» **WHAT IS REQUIRED**
For the data below, give again exactly the lines from the one containing "from this inventory." through the one containing "The consonant inventory of Ɡaɡik", both ends included, and no others.

(Dataset excerpts)
»»

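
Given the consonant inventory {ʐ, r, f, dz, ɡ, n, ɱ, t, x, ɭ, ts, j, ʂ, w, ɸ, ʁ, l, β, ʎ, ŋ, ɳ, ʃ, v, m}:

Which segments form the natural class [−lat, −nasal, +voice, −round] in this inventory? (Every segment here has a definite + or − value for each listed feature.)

ʐ, r, dz, ɡ, j, ʁ, β, v

Checking each segment against [−lateral], [−nasal], [+voice], [−round]: /ʐ/ (voiced retroflex fricative), /r/ (alveolar trill), /dz/ (voiced alveolar affricate), /ɡ/ (voiced velar stop), /j/ (palatal glide), /ʁ/ (voiced uvular fricative), among others, satisfy every feature; every other segment in the inventory fails at least one.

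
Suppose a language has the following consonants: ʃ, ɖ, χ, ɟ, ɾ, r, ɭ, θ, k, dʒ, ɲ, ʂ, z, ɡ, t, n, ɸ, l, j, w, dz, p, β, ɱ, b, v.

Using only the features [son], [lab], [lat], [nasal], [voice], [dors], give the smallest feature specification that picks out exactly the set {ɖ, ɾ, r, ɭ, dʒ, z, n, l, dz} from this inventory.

[+voice, −lab, −dors]

Every target segment is [+voice], [−labial], [−dorsal]; each remaining inventory member fails at least one of these. Each conjunct is needed — [−labial, −dorsal] alone would also admit /ʃ, θ, ʂ, t/; [+voice, −dorsal] alone would also admit /β, ɱ, b, v/; [+voice, −labial] alone would also admit /ɟ, ɲ, ɡ, j/ — and no other combination of two listed features has exactly this extension, so three is the minimum.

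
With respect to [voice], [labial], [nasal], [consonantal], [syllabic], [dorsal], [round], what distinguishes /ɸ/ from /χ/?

The two segments share [-voice], [-nasal], [+consonantal], [-syllabic], [-round]. The only features from the list on which they differ: /ɸ/ is [+labial] while /χ/ is [-labial]; /ɸ/ is [-dorsal] while /χ/ is [+dorsal].

[labial], [dorsal]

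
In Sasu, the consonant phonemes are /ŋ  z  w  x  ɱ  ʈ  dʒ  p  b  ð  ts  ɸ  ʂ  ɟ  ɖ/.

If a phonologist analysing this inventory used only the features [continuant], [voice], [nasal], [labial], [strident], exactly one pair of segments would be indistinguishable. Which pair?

/ɟ/ (voiced palatal stop) and /ɖ/ (voiced retroflex stop) are both [−continuant], [+voice], [−nasal], [−labial], [−strident], so none of the listed features separates them. (They do differ in [dorsal], which is not among the given features.) Every other pair in the inventory differs on at least one listed feature.

ɟ, ɖ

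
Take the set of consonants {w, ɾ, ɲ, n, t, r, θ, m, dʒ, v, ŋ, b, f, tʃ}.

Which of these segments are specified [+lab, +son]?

Checking each segment against [+labial], [+sonorant]: /w/ (labial-velar glide), /m/ (bilabial nasal) satisfy every feature; every other segment in the inventory fails at least one.

w, m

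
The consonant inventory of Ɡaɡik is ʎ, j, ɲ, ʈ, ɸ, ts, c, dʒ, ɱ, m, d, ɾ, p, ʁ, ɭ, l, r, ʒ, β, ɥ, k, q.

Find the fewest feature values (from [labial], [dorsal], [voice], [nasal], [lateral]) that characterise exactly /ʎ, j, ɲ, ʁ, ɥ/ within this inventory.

Every target segment is [+voice], [+dorsal]; each remaining inventory member fails at least one of these. Each conjunct is needed — [+dorsal] alone would also admit /c, k, q/; [+voice] alone would also admit /dʒ, ɱ, m, d, …/ — and no other single listed feature has exactly this extension, so two is the minimum.

[+voice, +dorsal]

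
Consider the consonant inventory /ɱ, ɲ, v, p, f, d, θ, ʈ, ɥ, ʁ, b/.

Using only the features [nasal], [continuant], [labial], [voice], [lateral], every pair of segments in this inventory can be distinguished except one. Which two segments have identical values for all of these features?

v, ɥ

On the given features, /v/ and /ɥ/ have an identical profile: [-nasal], [+continuant], [+labial], [+voice], [-lateral]. No other two segments in the inventory coincide on all 5 features. (They do differ in [sonorant], [round] and [dorsal], which are not among the given features.)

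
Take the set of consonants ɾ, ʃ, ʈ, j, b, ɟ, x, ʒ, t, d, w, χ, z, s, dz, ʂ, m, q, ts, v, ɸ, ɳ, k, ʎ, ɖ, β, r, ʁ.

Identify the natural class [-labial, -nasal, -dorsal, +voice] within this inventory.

Among the inventory, the [-labial] segments are /ɾ, ʃ, ʈ, j, ɟ, x, ʒ, t, d, χ, z, s, dz, ʂ, q, ts, ɳ, k, ʎ, ɖ, r, ʁ/.
Then [-nasal] gives /ɾ, ʃ, ʈ, j, ɟ, x, ʒ, t, d, χ, z, s, dz, ʂ, q, ts, k, ʎ, ɖ, r, ʁ/.
Then [-dorsal] gives /ɾ, ʃ, ʈ, ʒ, t, d, z, s, dz, ʂ, ts, ɖ, r/.
Among these, [+voice] leaves /ɾ, ʒ, d, z, dz, ɖ, r/.

ɾ, ʒ, d, z, dz, ɖ, r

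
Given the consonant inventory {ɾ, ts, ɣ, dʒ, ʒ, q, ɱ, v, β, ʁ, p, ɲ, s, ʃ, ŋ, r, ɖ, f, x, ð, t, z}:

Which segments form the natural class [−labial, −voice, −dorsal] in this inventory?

ts, s, ʃ, t

The [−labial] segments are /ɾ, ts, ɣ, dʒ, ʒ, q, ʁ, ɲ, s, ʃ, ŋ, r, ɖ, x, ð, t, z/.
Of those, [−voice] gives /ts, q, s, ʃ, x, t/.
Intersecting with [−dorsal] leaves /ts, s, ʃ, t/.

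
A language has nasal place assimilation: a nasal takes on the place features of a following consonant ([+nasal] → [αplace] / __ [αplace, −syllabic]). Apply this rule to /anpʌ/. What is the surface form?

/n/ sits before the [+labial] consonant /p/, so it takes on [+labial] and surfaces as /m/. The rest of the form is unaffected: [ampʌ].

[ampʌ]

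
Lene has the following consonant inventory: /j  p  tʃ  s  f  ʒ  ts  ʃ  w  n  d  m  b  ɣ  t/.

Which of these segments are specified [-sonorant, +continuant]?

First, the [-sonorant] segments are /p, tʃ, s, f, ʒ, ts, ʃ, d, b, ɣ, t/.
Of those, [+continuant] leaves /s, f, ʒ, ʃ, ɣ/.

s, f, ʒ, ʃ, ɣ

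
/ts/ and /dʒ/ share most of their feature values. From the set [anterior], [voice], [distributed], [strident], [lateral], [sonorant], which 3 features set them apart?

/ts/ (voiceless alveolar affricate) and /dʒ/ (voiced postalveolar affricate) agree on [+strident], [−lateral], [−sonorant]. They differ on [voice] (/ts/ [−], /dʒ/ [+]), [anterior] (/ts/ [+], /dʒ/ [−]), [distributed] (/ts/ [−], /dʒ/ [+]).

[voice], [anterior], [distributed]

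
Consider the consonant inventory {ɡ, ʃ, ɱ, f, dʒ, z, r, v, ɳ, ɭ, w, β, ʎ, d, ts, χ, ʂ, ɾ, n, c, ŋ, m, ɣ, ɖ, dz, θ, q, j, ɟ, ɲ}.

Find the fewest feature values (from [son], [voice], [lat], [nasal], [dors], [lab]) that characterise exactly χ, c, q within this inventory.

[−voice, +dors]

/χ, c, q/ are all [−voice], [+dorsal], and no other segment in the inventory matches both values. Dropping any one of them over-generates: [+dorsal] alone would also admit /ɡ, w, ʎ, ŋ, …/; [−voice] alone would also admit /ʃ, f, ts, ʂ, …/. No other single listed feature picks out exactly this set either, so fewer than two features will not do.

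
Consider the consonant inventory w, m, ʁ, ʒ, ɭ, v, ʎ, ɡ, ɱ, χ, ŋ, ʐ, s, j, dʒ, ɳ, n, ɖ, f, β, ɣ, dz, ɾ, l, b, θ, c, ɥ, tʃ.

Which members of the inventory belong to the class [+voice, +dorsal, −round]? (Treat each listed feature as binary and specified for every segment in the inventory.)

Checking each segment against [+voice], [+dorsal], [−round]: /ʁ/ (voiced uvular fricative), /ʎ/ (palatal lateral approximant), /ɡ/ (voiced velar stop), /ŋ/ (velar nasal), /j/ (palatal glide), /ɣ/ (voiced velar fricative) satisfy every feature; every other segment in the inventory fails at least one.

ʁ, ʎ, ɡ, ŋ, j, ɣ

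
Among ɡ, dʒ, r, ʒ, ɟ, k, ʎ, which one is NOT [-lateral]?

/ʎ/ is the palatal lateral approximant, which is [+lateral]; the rest — /ɡ, dʒ, r, ʒ, ɟ, k/ — are [-lateral].

ʎ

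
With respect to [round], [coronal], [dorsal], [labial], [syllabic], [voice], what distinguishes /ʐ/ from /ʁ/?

The two segments share [−round], [−labial], [−syllabic], [+voice]. The only features from the list on which they differ: /ʐ/ is [+coronal] while /ʁ/ is [−coronal]; /ʐ/ is [−dorsal] while /ʁ/ is [+dorsal].

[coronal], [dorsal]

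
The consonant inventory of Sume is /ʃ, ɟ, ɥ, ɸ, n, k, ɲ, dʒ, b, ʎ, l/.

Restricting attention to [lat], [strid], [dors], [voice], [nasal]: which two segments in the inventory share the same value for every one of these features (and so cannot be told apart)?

Both /ɟ/ and /ɥ/ are [−lateral], [−strident], [+dorsal], [+voice], [−nasal]. Since the list omits [sonorant], [continuant], [labial] and [round] — which do distinguish the voiced palatal stop from the labial-palatal glide — this pair collapses; all other pairs remain distinct.

ɟ, ɥ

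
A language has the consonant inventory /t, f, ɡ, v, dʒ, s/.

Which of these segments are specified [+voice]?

The [+voice] segments here are /ɡ, v, dʒ/; the remaining /t, f, s/ are [−voice].

ɡ, v, dʒ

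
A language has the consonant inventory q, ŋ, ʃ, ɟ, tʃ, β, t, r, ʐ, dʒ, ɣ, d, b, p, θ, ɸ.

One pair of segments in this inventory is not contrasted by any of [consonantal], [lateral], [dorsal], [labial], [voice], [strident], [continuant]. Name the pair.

ɟ, ŋ

On the given features, /ɟ/ and /ŋ/ have an identical profile: [+consonantal], [-lateral], [+dorsal], [-labial], [+voice], [-strident], [-continuant]. No other two segments in the inventory coincide on all 7 features. (They do differ in [sonorant], [nasal] and [back], which are not among the given features.)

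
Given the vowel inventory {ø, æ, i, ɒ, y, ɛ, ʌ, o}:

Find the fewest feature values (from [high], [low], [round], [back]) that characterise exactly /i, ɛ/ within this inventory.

The class [−low], [−back], [−round] has exactly /i, ɛ/ as its extension in this inventory. No smaller conjunction from the listed features achieves this: [−back, −round] alone would also admit /æ/; [−low, −round] alone would also admit /ʌ/; [−low, −back] alone would also admit /ø, y/; and checking the remaining two-feature bundles turns up none with this extension.

[−low, −back, −round]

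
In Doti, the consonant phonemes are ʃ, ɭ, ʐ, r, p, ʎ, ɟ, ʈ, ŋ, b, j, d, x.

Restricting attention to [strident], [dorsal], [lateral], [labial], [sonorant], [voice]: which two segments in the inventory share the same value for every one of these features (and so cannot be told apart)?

Both /ŋ/ and /j/ are [−strident], [+dorsal], [−lateral], [−labial], [+sonorant], [+voice]. Since the list omits [nasal], [continuant] and [back] — which do distinguish the velar nasal from the palatal glide — this pair collapses; all other pairs remain distinct.

ŋ, j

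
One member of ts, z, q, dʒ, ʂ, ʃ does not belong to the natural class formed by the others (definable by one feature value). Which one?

q

[strident] (equivalently [coronal], [dorsal]) groups all but one: /ts, dʒ, ʂ, ʃ, z/ share [+strident] while /q/ (voiceless uvular stop) alone is [-strident]. Removing any other segment would not leave a single-feature class that excludes it.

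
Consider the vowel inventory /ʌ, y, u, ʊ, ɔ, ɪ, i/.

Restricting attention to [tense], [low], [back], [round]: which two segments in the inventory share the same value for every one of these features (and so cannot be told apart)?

ɔ, ʊ

Both /ɔ/ and /ʊ/ are [−tense], [−low], [+back], [+round]. Since the list omits [high] — which does distinguish the mid back rounded lax vowel from the high back rounded lax vowel — this pair collapses; all other pairs remain distinct.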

««

» **EXERCISE OUTPUT**
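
Using only the features [son], [lab], [lat], [nasal], [voice], [dors], give the smallest feature specification that picks out exactly the set {ɖ, ɾ, r, ɭ, dʒ, z, n, l, dz} from this inventory.

[+voice, −lab, −dors]

Every target segment is [+voice], [−labial], [−dorsal]; each remaining inventory member fails at least one of these. Each conjunct is needed — [−labial, −dorsal] alone would also admit /ʃ, θ, ʂ, t/; [+voice, −dorsal] alone would also admit /β, ɱ, b, v/; [+voice, −labial] alone would also admit /ɟ, ɲ, ɡ, j/ — and no other combination of two listed features has exactly this extension, so three is the minimum.

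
With respect to [voice], [labial], [nasal], [consonantal], [syllabic], [dorsal], [round], what distinguishes /ɸ/ from /χ/?

The two segments share [-voice], [-nasal], [+consonantal], [-syllabic], [-round]. The only features from the list on which they differ: /ɸ/ is [+labial] while /χ/ is [-labial]; /ɸ/ is [-dorsal] while /χ/ is [+dorsal].

[labial], [dorsal]

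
In Sasu, the consonant phonemes are /ŋ  z  w  x  ɱ  ʈ  dʒ  p  b  ð  ts  ɸ  ʂ  ɟ  ɖ/.

If a phonologist analysing this inventory used only the features [continuant], [voice], [nasal], [labial], [strident], exactly one pair of segments would be indistinguishable. Which pair?

/ɟ/ (voiced palatal stop) and /ɖ/ (voiced retroflex stop) are both [−continuant], [+voice], [−nasal], [−labial], [−strident], so none of the listed features separates them. (They do differ in [dorsal], which is not among the given features.) Every other pair in the inventory differs on at least one listed feature.

ɟ, ɖ

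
Take the set of consonants {w, ɾ, ɲ, n, t, r, θ, m, dʒ, v, ŋ, b, f, tʃ}.

Which of these segments are specified [+lab, +son]?

Checking each segment against [+labial], [+sonorant]: /w/ (labial-velar glide), /m/ (bilabial nasal) satisfy every feature; every other segment in the inventory fails at least one.

w, m

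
The consonant inventory of Ɡaɡik is ʎ, j, ɲ, ʈ, ɸ, ts, c, dʒ, ɱ, m, d, ɾ, p, ʁ, ɭ, l, r, ʒ, β, ɥ, k, q.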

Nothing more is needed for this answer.